● WHAT TO PRODUCE
Lines from the one containing "County 3: Nₕ" through the end of the data are to be returned exactly, and no others.

Records drawn from a dataset
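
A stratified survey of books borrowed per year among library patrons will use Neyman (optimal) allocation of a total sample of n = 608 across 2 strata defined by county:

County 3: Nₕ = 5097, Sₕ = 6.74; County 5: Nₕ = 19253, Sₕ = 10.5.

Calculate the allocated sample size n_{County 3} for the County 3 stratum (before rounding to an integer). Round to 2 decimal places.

Neyman allocation: nₕ = n·NₕSₕ / Σⱼ NⱼSⱼ.
Σ NⱼSⱼ = 5097·6.74 + 19253·10.5 = 236510.28.
n_{County 3} = 608·5097·6.74 / 236510.28 = 88.31.

88.31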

● ANSWER SPACE
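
County 3: Nₕ = 5097, Sₕ = 6.74; County 5: Nₕ = 19253, Sₕ = 10.5.

Calculate the allocated sample size n_{County 3} for the County 3 stratum (before rounding to an integer). Round to 2 decimal places.

Neyman allocation: nₕ = n·NₕSₕ / Σⱼ NⱼSⱼ.
Σ NⱼSⱼ = 5097·6.74 + 19253·10.5 = 236510.28.
n_{County 3} = 608·5097·6.74 / 236510.28 = 88.31.

88.31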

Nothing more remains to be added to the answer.